Copy out the listing below so that each line matches exactly.

Data in this exercise:
^^^^^^^^^^^^^^^^

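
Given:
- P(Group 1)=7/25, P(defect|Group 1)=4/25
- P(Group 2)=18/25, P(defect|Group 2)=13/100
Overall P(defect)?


P(B) = Σ P(B|Aᵢ)×P(Aᵢ)
  4/25×7/25 = 28/625
  13/100×18/25 = 117/1250
Sum = 173/1250

P(defect) = 173/1250 ≈ 13.84%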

^^^^^^^^^^^^^^^^

Result:
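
Given:
- P(Group 1)=7/25, P(defect|Group 1)=4/25
- P(Group 2)=18/25, P(defect|Group 2)=13/100
Overall P(defect)?


P(B) = Σ P(B|Aᵢ)×P(Aᵢ)
  4/25×7/25 = 28/625
  13/100×18/25 = 117/1250
Sum = 173/1250

P(defect) = 173/1250 ≈ 13.84%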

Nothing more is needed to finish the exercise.